▸ **About this task**: Filter the entries for the string "Prusa". Copy each line that has it.

═══ Given information ═══

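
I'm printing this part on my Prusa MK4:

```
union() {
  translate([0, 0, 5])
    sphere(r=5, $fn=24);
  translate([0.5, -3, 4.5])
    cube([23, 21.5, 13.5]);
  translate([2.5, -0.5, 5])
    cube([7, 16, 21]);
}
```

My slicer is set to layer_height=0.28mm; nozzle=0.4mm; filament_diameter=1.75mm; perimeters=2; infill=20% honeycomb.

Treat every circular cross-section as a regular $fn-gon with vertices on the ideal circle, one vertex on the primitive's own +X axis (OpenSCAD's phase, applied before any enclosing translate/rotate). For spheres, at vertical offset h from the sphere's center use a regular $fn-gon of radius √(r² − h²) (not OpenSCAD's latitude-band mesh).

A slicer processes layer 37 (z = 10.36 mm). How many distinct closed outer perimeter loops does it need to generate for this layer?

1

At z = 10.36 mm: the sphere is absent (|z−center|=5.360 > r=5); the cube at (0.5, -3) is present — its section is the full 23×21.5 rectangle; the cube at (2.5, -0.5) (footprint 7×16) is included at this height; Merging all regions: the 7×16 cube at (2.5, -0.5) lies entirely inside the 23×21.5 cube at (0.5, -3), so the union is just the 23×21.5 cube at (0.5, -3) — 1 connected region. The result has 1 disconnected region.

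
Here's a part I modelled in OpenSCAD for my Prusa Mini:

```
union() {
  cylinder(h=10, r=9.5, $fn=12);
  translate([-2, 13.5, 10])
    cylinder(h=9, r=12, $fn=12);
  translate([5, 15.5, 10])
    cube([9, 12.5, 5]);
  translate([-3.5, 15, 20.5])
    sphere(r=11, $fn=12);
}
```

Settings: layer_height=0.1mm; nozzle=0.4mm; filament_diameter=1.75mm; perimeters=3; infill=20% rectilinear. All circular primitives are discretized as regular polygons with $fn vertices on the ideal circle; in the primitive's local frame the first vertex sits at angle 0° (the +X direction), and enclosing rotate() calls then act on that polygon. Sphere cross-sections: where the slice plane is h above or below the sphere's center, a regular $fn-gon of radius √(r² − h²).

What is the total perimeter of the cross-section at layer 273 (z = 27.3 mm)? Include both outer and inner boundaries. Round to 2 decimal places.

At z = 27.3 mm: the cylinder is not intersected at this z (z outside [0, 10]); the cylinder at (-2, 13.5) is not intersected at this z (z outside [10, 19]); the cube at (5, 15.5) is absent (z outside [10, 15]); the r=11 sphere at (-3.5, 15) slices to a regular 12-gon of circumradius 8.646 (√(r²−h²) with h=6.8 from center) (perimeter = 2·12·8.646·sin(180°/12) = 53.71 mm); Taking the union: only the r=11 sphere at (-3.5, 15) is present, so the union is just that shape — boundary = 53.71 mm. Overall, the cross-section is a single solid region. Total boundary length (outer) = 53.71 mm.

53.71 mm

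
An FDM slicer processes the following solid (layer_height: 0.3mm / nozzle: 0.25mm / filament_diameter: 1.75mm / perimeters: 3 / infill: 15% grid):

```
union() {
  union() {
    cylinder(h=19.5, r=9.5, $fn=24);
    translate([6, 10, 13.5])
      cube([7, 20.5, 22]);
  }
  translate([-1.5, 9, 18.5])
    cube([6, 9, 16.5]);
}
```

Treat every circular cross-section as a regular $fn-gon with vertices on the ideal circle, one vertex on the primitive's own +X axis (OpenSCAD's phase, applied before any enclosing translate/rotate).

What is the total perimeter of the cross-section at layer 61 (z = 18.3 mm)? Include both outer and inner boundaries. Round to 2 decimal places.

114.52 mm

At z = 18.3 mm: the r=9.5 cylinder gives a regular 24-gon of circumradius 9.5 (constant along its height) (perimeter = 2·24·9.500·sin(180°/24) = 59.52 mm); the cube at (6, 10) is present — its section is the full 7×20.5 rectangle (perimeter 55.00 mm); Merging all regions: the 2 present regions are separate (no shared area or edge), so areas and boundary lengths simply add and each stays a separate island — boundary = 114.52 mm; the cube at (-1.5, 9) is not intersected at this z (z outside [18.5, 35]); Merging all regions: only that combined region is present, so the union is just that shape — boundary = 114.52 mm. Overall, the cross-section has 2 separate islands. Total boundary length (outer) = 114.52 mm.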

═══
═══ Given information ═══

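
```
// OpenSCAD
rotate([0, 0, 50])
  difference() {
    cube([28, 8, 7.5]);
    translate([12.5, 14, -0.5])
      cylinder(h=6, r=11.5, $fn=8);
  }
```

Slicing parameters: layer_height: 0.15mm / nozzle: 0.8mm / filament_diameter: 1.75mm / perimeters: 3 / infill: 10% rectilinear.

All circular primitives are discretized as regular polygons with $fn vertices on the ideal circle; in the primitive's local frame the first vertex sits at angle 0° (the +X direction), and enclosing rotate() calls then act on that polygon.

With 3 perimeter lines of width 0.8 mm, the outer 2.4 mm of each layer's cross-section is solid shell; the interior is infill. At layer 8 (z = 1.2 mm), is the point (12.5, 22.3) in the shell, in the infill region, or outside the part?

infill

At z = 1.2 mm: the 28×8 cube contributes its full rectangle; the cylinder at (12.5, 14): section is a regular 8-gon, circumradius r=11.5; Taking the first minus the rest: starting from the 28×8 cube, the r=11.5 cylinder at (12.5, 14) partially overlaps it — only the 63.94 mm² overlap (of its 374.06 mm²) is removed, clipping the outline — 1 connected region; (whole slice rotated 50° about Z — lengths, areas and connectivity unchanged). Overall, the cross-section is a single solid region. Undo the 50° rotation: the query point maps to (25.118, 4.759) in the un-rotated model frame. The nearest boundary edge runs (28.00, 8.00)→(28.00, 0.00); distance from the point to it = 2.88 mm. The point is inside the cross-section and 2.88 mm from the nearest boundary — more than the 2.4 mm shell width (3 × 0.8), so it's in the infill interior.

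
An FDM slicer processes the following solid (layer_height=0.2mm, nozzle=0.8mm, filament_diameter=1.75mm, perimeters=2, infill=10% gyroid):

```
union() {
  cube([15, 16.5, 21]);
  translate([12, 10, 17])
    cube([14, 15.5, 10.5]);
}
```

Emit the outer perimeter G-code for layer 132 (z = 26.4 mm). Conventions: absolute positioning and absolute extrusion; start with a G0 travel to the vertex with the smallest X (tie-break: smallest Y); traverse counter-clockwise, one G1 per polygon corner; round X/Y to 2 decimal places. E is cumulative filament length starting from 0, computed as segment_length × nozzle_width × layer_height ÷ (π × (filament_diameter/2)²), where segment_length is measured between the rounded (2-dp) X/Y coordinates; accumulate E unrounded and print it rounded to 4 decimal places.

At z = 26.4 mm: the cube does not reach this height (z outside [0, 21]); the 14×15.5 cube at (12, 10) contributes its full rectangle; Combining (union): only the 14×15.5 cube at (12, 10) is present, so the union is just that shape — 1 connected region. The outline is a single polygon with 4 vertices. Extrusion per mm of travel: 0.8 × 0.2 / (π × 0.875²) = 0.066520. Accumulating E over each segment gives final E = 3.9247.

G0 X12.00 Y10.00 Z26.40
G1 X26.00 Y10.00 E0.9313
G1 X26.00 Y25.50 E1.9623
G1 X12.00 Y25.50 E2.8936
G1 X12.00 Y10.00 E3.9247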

═══
═══ Given information ═══

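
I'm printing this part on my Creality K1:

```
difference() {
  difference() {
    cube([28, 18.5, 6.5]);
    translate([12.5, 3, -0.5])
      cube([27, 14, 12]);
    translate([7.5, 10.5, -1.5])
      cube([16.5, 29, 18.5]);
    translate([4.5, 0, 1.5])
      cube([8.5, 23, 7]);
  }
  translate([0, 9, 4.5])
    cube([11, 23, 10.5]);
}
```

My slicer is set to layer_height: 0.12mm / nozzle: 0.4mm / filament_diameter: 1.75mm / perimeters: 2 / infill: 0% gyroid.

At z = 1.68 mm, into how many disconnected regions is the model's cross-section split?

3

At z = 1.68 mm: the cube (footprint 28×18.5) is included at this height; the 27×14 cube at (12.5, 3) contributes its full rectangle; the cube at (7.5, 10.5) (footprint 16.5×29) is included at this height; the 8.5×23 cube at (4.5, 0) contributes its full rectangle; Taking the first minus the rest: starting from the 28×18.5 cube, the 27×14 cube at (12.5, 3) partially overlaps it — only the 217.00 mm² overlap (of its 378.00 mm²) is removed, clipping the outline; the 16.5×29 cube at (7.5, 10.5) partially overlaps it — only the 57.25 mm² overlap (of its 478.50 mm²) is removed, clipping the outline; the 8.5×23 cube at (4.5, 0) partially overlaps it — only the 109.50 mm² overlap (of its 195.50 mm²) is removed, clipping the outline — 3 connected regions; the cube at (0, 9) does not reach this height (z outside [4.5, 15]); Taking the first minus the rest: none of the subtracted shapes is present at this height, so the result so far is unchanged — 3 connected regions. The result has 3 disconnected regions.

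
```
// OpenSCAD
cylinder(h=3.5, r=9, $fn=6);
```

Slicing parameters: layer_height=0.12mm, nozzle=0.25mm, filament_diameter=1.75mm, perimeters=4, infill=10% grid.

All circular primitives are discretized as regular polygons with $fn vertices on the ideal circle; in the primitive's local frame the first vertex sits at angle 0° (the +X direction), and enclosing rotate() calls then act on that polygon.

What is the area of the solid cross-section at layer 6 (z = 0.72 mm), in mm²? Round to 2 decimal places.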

═══

▸ **Written answer**:
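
I'm printing this part on my Prusa MK4:
Here's a part I modelled in OpenSCAD for my Prusa Mini: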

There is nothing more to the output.